- [WHAT NEEDS TO BE DONE]: Reproduce the data exactly as it stands.

(Stored data entries)

[Start of section]

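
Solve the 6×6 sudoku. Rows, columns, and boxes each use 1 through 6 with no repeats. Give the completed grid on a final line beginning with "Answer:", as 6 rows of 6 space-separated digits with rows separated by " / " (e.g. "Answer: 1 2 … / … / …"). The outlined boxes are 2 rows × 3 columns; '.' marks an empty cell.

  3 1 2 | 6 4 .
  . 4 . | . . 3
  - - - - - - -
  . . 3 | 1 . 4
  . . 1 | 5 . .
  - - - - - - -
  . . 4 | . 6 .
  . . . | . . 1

Step 1. [r3c5∈{2}] only 2 remains possible at r3c5, so r3c5=2.
Step 2. [r5c6∈{2,5}] col 6 places 2 nowhere but r5c6. So r5c6=2.
Step 3. [r6c5∈{3,5}] across box 6, 5 lands solely at r6c5, so r6c5=5.
Step 4. [r6c3∈{6}] r6c3's peers cover all but 6, so r6c3=6.
Step 5. [r2c1∈{5,6}] across row 2, 6 lands solely at r2c1, so r2c1=6.
Step 6. [r6c1∈{2}] r6c1 has the single candidate 2, so r6c1=2.
Step 7. [r3c1∈{5}] r3c1 has the single candidate 5 ⇒ r3c1=5.
Step 8. [r5c4∈{3}] r5c4 is down to just 3. So r5c4=3.
Step 9. [r4c2∈{2,6}] across row 4, 2 lands solely at r4c2 ⇒ r4c2=2.
Step 10. [r4c5∈{3}] nothing but 3 survives at r4c5. So r4c5=3.
Step 11. [r2c5∈{1}] r2c5 is down to just 1, so r2c5=1.
Step 12. [r5c1∈{1}] r5c1 has the single candidate 1, so r5c1=1.
Step 13. [r2c4∈{2}] r2c4 has the single candidate 2 ⇒ r2c4=2.
Step 14. [r1c6∈{5}] r1c6 has the single candidate 5 ⇒ r1c6=5.
Step 15. [r6c2∈{3}] only 3 remains possible at r6c2 ⇒ r6c2=3.
Step 16. [r2c3∈{5}] r2c3 is down to just 5, so r2c3=5.
Step 17. [r3c2∈{6}] r3c2's peers cover all but 6. So r3c2=6.
Step 18. [r4c1∈{4}] r4c1 has the single candidate 4. So r4c1=4.
Step 19. [r6c4∈{4}] r6c4 has the single candidate 4, so r6c4=4.
Step 20. [r5c2∈{5}] r5c2 has the single candidate 5 ⇒ r5c2=5.
Step 21. [r4c6∈{6}] r4c6's peers cover all but 6. So r4c6=6.

Answer: 3 1 2 6 4 5 / 6 4 5 2 1 3 / 5 6 3 1 2 4 / 4 2 1 5 3 6 / 1 5 4 3 6 2 / 2 3 6 4 5 1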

[End of section]

- [EXERCISE RESULT]:
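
Solve the 6×6 sudoku. Rows, columns, and boxes each use 1 through 6 with no repeats. Give the completed grid on a final line beginning with "Answer:", as 6 rows of 6 space-separated digits with rows separated by " / " (e.g. "Answer: 1 2 … / … / …"). The outlined boxes are 2 rows × 3 columns; '.' marks an empty cell.

  3 1 2 | 6 4 .
  . 4 . | . . 3
  - - - - - - -
  . . 3 | 1 . 4
  . . 1 | 5 . .
  - - - - - - -
  . . 4 | . 6 .
  . . . | . . 1

Step 1. [r3c5∈{2}] only 2 remains possible at r3c5, so r3c5=2.
Step 2. [r5c6∈{2,5}] col 6 places 2 nowhere but r5c6. So r5c6=2.
Step 3. [r6c5∈{3,5}] across box 6, 5 lands solely at r6c5, so r6c5=5.
Step 4. [r6c3∈{6}] r6c3's peers cover all but 6, so r6c3=6.
Step 5. [r2c1∈{5,6}] across row 2, 6 lands solely at r2c1, so r2c1=6.
Step 6. [r6c1∈{2}] r6c1 has the single candidate 2, so r6c1=2.
Step 7. [r3c1∈{5}] r3c1 has the single candidate 5 ⇒ r3c1=5.
Step 8. [r5c4∈{3}] r5c4 is down to just 3. So r5c4=3.
Step 9. [r4c2∈{2,6}] across row 4, 2 lands solely at r4c2 ⇒ r4c2=2.
Step 10. [r4c5∈{3}] nothing but 3 survives at r4c5. So r4c5=3.
Step 11. [r2c5∈{1}] r2c5 is down to just 1, so r2c5=1.
Step 12. [r5c1∈{1}] r5c1 has the single candidate 1, so r5c1=1.
Step 13. [r2c4∈{2}] r2c4 has the single candidate 2 ⇒ r2c4=2.
Step 14. [r1c6∈{5}] r1c6 has the single candidate 5 ⇒ r1c6=5.
Step 15. [r6c2∈{3}] only 3 remains possible at r6c2 ⇒ r6c2=3.
Step 16. [r2c3∈{5}] r2c3 is down to just 5, so r2c3=5.
Step 17. [r3c2∈{6}] r3c2's peers cover all but 6. So r3c2=6.
Step 18. [r4c1∈{4}] r4c1 has the single candidate 4. So r4c1=4.
Step 19. [r6c4∈{4}] r6c4 has the single candidate 4, so r6c4=4.
Step 20. [r5c2∈{5}] r5c2 has the single candidate 5 ⇒ r5c2=5.
Step 21. [r4c6∈{6}] r4c6's peers cover all but 6. So r4c6=6.

Answer: 3 1 2 6 4 5 / 6 4 5 2 1 3 / 5 6 3 1 2 4 / 4 2 1 5 3 6 / 1 5 4 3 6 2 / 2 3 6 4 5 1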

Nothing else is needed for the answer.